What you return must be an exact copy of the lines in the listing below between the line holding "- P2: 5′-ACAGGACGTCAGCATTCTCCT-3′" and the line holding "- P5: 5′-AAACCTGGTTATCCTCTTAACCAAGCG-3′", inclusive, and nothing more.
....
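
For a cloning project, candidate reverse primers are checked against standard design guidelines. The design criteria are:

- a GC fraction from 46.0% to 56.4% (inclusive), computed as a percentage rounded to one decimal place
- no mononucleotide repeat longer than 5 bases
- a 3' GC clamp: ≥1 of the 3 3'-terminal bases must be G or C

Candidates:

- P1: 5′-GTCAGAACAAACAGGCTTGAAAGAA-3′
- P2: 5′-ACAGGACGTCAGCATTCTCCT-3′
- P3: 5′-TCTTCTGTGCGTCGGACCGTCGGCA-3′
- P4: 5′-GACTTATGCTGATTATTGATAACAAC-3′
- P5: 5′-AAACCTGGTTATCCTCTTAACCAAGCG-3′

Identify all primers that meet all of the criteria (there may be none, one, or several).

P1 (25 nt, A=12 T=3 G=6 C=4): GC 10/25 = 40.0%, outside 46.0–56.4% ✗; longest run = 3 ✓; 3' end GAA has 1 G/C ✓ — fails.
P2 (21 nt, A=5 T=5 G=4 C=7): GC 11/21 = 52.4% ✓; longest run = 2 ✓; 3' end CCT has 2 G/C ✓ — passes.
P3 (25 nt, A=2 T=7 G=8 C=8): GC 16/25 = 64.0%, outside 46.0–56.4% ✗; longest run = 2 ✓; 3' end GCA has 2 G/C ✓ — fails.
P4 (26 nt, A=9 T=9 G=4 C=4): GC 8/26 = 30.8%, outside 46.0–56.4% ✗; longest run = 2 ✓; 3' end AAC has 1 G/C ✓ — fails.
P5 (27 nt, A=8 T=7 G=4 C=8): GC 12/27 = 44.4%, outside 46.0–56.4% ✗; longest run = 3 ✓; 3' end GCG has 3 G/C ✓ — fails.

P2 only.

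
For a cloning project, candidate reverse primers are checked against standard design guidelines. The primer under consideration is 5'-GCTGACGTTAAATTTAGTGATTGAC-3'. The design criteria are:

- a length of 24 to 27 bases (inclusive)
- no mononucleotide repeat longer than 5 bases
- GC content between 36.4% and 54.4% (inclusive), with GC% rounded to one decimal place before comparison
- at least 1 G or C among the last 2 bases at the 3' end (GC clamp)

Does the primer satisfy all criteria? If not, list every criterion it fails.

Base counts: A=7, T=9, G=6, C=3 (length 25).
length: length 25 ✓
homopolymer run: longest run = 3 ✓
GC content: GC 9/25 = 36.0%, outside 36.4–54.4% ✗
GC clamp: 3' end AC has 1 G/C ✓

Fails: GC content.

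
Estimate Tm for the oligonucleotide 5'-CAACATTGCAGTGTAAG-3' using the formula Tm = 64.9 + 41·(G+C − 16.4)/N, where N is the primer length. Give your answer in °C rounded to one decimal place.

Base counts: A=6, T=4, G=4, C=3; G+C = 7, N = 17.
Tm = 64.9 + 41·(7 − 16.4)/17 = 64.9 + -385.40/17 = 42.2°C.

42.2°C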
....
• RESULT:
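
- P2: 5′-ACAGGACGTCAGCATTCTCCT-3′
- P3: 5′-TCTTCTGTGCGTCGGACCGTCGGCA-3′
- P4: 5′-GACTTATGCTGATTATTGATAACAAC-3′
- P5: 5′-AAACCTGGTTATCCTCTTAACCAAGCG-3′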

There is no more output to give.